What to produce: Please transcribe the data that follows, keeping every line exact.

Saved entries
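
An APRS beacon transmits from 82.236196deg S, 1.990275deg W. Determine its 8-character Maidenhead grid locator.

Offset from 180°W / 90°S: lon 178.00973°, lat 7.76380°.
Field: 178.00973/20 → 8 → I, 7.76380/10 → 0 → A; chars IA.
Square: 18.00973/2 → 9, 7.76380/1 → 7; chars 97.
Subsquare: 0.00973/0.0833333 → 0 → a, 0.76380/0.0416667 → 18 → s; chars as.
Extended square: 0.00973/0.00833333 → 1, 0.01380/0.00416667 → 3; chars 13.

IA97as13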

Answer section:
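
An APRS beacon transmits from 82.236196deg S, 1.990275deg W. Determine its 8-character Maidenhead grid locator.

Offset from 180°W / 90°S: lon 178.00973°, lat 7.76380°.
Field: 178.00973/20 → 8 → I, 7.76380/10 → 0 → A; chars IA.
Square: 18.00973/2 → 9, 7.76380/1 → 7; chars 97.
Subsquare: 0.00973/0.0833333 → 0 → a, 0.76380/0.0416667 → 18 → s; chars as.
Extended square: 0.00973/0.00833333 → 1, 0.01380/0.00416667 → 3; chars 13.

IA97as13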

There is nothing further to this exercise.